[[ Records provided open ]]

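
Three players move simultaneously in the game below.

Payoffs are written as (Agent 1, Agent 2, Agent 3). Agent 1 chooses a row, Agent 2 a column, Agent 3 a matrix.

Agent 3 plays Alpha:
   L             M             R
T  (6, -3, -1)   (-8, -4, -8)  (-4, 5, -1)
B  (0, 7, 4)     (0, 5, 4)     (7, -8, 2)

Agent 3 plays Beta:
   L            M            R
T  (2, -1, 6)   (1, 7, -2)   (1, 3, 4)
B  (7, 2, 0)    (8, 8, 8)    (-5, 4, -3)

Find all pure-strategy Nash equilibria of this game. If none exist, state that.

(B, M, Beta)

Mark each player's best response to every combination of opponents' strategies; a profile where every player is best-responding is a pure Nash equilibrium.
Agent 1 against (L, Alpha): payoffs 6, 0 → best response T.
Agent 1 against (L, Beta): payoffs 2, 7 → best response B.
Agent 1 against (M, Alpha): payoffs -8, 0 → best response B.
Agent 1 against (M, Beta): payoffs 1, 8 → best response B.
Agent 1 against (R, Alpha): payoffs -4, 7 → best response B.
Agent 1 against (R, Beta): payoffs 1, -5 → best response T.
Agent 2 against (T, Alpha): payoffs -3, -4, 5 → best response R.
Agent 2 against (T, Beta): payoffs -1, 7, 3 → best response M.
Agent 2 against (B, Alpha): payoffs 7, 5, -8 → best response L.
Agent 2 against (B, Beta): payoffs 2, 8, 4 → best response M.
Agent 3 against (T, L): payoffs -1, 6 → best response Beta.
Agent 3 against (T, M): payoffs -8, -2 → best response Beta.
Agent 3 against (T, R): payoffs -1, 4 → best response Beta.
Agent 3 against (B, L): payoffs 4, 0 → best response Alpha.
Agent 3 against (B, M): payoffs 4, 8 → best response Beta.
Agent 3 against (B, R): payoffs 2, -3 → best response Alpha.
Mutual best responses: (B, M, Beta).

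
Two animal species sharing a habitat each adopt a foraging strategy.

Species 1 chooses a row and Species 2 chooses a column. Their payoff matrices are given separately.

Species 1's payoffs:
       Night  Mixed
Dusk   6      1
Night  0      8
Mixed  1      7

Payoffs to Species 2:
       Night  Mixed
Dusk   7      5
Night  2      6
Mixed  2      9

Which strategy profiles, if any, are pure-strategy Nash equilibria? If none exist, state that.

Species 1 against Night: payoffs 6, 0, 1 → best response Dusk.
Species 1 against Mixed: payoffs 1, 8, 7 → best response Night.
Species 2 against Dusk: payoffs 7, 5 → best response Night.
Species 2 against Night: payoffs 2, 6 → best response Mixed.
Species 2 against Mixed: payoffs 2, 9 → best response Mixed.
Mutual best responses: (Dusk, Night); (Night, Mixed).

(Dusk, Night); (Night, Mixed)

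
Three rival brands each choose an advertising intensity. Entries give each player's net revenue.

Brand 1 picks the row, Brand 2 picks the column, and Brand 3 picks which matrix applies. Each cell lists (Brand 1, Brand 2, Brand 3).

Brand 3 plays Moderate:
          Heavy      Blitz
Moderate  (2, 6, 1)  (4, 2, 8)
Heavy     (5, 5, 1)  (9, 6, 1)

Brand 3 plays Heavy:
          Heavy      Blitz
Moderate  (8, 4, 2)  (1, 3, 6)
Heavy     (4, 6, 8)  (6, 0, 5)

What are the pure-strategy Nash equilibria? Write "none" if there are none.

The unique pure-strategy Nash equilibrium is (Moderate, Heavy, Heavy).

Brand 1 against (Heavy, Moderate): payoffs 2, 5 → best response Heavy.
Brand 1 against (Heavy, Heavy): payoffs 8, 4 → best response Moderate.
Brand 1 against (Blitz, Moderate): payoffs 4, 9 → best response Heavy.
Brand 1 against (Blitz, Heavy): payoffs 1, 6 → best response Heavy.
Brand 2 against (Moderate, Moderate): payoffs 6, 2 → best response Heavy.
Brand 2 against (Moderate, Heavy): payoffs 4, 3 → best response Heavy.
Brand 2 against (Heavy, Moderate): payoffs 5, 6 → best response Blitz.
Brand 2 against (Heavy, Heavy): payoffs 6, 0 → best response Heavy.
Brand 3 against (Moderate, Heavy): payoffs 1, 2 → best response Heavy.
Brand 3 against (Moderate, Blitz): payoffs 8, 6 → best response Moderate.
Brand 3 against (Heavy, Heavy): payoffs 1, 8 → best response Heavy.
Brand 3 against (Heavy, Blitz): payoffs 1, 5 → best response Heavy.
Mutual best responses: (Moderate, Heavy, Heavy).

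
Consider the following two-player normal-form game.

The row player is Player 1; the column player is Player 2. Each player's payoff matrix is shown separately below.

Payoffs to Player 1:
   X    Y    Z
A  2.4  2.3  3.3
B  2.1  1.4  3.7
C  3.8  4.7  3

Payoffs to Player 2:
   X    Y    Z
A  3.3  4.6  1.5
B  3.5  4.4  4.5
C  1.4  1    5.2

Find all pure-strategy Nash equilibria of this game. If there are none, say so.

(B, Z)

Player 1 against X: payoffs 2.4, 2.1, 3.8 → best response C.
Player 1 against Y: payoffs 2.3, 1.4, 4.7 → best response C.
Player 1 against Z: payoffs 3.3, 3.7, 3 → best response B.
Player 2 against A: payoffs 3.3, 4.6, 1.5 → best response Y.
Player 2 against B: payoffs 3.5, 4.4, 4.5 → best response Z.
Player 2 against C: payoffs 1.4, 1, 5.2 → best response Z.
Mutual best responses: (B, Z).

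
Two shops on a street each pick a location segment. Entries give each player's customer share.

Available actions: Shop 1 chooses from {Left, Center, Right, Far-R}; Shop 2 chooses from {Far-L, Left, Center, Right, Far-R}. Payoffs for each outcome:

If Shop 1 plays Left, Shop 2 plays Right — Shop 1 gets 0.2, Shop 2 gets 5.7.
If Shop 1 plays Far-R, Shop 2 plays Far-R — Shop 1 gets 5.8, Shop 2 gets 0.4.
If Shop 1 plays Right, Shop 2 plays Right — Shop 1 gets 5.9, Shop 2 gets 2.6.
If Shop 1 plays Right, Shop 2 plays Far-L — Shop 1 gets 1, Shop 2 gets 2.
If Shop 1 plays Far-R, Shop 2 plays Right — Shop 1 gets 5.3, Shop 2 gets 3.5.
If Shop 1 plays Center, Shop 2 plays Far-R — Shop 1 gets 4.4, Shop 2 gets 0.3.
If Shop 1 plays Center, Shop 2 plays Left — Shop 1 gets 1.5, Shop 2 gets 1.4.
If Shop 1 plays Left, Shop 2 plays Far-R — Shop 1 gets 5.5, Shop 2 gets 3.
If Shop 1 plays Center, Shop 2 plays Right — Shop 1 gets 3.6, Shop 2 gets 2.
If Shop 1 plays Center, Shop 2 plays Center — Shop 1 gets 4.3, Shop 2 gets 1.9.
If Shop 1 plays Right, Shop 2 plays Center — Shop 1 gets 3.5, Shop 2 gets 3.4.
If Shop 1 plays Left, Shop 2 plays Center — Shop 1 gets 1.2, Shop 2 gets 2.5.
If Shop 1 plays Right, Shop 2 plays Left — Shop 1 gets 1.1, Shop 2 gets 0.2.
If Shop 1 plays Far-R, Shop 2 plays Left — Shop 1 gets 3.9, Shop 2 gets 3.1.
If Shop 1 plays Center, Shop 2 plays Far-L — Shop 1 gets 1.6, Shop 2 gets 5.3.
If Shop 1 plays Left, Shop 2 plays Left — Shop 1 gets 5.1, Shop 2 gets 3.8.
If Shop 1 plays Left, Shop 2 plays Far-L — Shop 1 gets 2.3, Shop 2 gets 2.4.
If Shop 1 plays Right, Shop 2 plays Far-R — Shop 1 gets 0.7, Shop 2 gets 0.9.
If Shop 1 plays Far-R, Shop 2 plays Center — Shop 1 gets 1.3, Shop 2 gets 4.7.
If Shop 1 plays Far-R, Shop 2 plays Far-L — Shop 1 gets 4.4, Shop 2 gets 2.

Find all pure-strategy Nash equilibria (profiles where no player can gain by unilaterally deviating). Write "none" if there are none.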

[[ Records provided closed ]]
[[ Records provided open ]]

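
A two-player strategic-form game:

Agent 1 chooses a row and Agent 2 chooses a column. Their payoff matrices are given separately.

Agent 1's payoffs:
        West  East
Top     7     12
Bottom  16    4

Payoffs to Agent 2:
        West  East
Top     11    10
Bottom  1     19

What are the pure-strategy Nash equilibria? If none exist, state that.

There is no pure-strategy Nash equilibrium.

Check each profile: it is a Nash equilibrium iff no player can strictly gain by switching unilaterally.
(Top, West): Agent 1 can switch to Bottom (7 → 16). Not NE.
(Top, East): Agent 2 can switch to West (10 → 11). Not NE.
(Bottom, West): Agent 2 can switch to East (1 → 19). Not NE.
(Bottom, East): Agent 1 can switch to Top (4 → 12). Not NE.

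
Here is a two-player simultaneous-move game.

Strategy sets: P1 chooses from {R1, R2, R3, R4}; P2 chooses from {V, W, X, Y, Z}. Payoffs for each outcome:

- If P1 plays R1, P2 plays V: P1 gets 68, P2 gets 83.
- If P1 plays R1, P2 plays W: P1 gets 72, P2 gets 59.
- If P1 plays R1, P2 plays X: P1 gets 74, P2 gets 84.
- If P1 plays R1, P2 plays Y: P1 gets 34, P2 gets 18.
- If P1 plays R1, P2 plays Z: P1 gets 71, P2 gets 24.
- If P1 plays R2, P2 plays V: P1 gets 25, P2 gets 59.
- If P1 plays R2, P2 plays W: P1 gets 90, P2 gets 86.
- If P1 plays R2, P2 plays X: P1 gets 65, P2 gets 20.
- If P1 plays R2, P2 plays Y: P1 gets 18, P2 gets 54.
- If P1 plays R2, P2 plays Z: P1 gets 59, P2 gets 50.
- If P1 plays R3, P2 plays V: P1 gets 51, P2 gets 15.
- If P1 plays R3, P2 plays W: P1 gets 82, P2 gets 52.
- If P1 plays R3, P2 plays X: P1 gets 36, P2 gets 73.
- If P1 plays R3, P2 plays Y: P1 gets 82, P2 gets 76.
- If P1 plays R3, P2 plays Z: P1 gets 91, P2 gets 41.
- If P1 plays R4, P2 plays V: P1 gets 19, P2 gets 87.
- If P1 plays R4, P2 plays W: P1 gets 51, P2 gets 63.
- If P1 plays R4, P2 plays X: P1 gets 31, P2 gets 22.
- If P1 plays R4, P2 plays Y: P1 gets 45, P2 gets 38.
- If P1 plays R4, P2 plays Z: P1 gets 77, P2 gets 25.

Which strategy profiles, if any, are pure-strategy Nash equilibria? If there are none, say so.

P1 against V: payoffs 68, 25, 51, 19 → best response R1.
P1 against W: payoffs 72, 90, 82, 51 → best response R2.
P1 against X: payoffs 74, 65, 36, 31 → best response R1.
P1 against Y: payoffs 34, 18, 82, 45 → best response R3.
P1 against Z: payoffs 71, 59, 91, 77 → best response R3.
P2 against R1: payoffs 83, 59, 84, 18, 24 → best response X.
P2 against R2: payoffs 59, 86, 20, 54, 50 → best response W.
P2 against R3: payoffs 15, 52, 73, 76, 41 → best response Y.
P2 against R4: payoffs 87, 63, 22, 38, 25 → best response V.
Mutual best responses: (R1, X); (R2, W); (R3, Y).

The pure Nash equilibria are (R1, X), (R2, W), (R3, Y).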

[[ Records provided closed ]]

> **What is required**:
Return each line of the data that contains the string "form".

> **Written answer**:
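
Consider the following two-player normal-form game.
A two-player strategic-form game: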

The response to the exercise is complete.